### Exercise requirements
In the listing below, which lines contain the string "sqrt"? Copy them all.

==== Material for this exercise ====

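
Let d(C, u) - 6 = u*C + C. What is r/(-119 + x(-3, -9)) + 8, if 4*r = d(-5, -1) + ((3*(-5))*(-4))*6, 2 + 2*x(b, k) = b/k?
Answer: 5203/719 ≈ 7.2364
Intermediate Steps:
x(b, k) = -1 + b/(2*k) (x(b, k) = -1 + (b/k)/2 = -1 + b/(2*k))
d(C, u) = 6 + C + C*u (d(C, u) = 6 + (u*C + C) = 6 + (C*u + C) = 6 + (C + C*u) = 6 + C + C*u)
r = 183/2 (r = ((6 - 5 - 5*(-1)) + ((3*(-5))*(-4))*6)/4 = ((6 - 5 + 5) - 15*(-4)*6)/4 = (6 + 60*6)/4 = (6 + 360)/4 = (1/4)*366 = 183/2 ≈ 91.500)
r/(-119 + x(-3, -9)) + 8 = (183/2)/(-119 + ((1/2)*(-3) - 1*(-9))/(-9)) + 8 = (183/2)/(-119 - (-3/2 + 9)/9) + 8 = (183/2)/(-119 - 1/9*15/2) + 8 = (183/2)/(-119 - 5/6) + 8 = (183/2)/(-719/6) + 8 = -6/719*183/2 + 8 = -549/719 + 8 = 5203/719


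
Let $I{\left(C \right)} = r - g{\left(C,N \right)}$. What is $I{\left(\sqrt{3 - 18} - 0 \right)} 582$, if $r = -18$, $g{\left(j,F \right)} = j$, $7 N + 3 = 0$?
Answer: $-10476 - 582 i \sqrt{15} \approx -10476.0 - 2254.1 i$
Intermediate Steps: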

====

### Solution for this exercise
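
Let $I{\left(C \right)} = r - g{\left(C,N \right)}$. What is $I{\left(\sqrt{3 - 18} - 0 \right)} 582$, if $r = -18$, $g{\left(j,F \right)} = j$, $7 N + 3 = 0$?
Answer: $-10476 - 582 i \sqrt{15} \approx -10476.0 - 2254.1 i$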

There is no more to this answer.